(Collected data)
• • • •
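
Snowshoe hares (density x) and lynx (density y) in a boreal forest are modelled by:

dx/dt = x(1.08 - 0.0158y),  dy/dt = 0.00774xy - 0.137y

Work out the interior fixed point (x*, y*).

x* ≈ 17.7, y* ≈ 68.4

Set dy/dt = 0 with y > 0: 0.00774x - 0.137 = 0, so x* = 0.137/0.00774 = 17.7.
Set dx/dt = 0 with x > 0: 1.08 - 0.0158y = 0, so y* = 1.08/0.0158 = 68.4.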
• • • •
• WHAT NEEDS TO BE DONE: Take the entries above and transcribe them in full.

• EXERCISE SOLUTION:
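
Snowshoe hares (density x) and lynx (density y) in a boreal forest are modelled by:

dx/dt = x(1.08 - 0.0158y),  dy/dt = 0.00774xy - 0.137y

Work out the interior fixed point (x*, y*).

x* ≈ 17.7, y* ≈ 68.4

Set dy/dt = 0 with y > 0: 0.00774x - 0.137 = 0, so x* = 0.137/0.00774 = 17.7.
Set dx/dt = 0 with x > 0: 1.08 - 0.0158y = 0, so y* = 1.08/0.0158 = 68.4.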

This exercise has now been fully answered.